PROVIDED DATA:
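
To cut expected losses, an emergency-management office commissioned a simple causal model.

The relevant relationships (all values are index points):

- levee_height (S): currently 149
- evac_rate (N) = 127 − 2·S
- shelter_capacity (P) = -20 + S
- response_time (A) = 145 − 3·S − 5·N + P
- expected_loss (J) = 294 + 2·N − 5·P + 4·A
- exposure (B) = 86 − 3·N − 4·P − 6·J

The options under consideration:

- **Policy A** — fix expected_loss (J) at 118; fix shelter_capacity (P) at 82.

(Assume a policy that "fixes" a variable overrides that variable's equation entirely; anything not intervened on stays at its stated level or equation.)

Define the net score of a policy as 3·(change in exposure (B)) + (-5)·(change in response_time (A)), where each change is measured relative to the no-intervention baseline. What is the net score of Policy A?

35305

Baseline:
  S = 149
  N = 127 − 2·149 = -171
  P = -20 + 149 = 129
  A = 145 − 3·149 − 5·(-171) + 129 = 682
  J = 294 + 2·(-171) − 5·129 + 4·682 = 2035
  B = 86 − 3·(-171) − 4·129 − 6·2035 = -12127
Policy A (J := 118, P := 82):
  S = 149
  N = 127 − 2·149 = -171
  P = 82
  A = 145 − 3·149 − 5·(-171) + 82 = 635
  J = 118
  B = 86 − 3·(-171) − 4·82 − 6·118 = -437
ΔB = -437 − (-12127) = 11690; ΔA = 635 − 682 = -47
Score = 3·11690 + (-5)·(-47) = 35305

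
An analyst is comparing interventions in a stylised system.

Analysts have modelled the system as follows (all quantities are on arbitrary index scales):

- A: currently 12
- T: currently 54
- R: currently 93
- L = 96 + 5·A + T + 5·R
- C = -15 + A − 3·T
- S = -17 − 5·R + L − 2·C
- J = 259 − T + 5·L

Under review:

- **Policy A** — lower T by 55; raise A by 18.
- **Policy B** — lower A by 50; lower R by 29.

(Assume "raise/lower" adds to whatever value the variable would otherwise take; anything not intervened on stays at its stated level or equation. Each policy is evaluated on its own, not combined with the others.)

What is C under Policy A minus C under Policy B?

233

Policy A (T − 55, A + 18):
  A = 12 + 18 = 30
  T = 54 − 55 = -1
  C = -15 + 30 − 3·(-1) = 18
Policy B (A − 50, R − 29):
  A = 12 − 50 = -38
  T = 54
  C = -15 + (-38) − 3·54 = -215
C: 18 − (-215) = 233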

WHAT IS REQUIRED:
Reproduce only the lines above, starting at the line with "- expected_loss (J) = 294 + 2·N − 5·P + 4·A" and ending at the line with "(Assume a policy", exactly as written.

ANSWER BOX:
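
- expected_loss (J) = 294 + 2·N − 5·P + 4·A
- exposure (B) = 86 − 3·N − 4·P − 6·J

The options under consideration:

- **Policy A** — fix expected_loss (J) at 118; fix shelter_capacity (P) at 82.

(Assume a policy that "fixes" a variable overrides that variable's equation entirely; anything not intervened on stays at its stated level or equation.)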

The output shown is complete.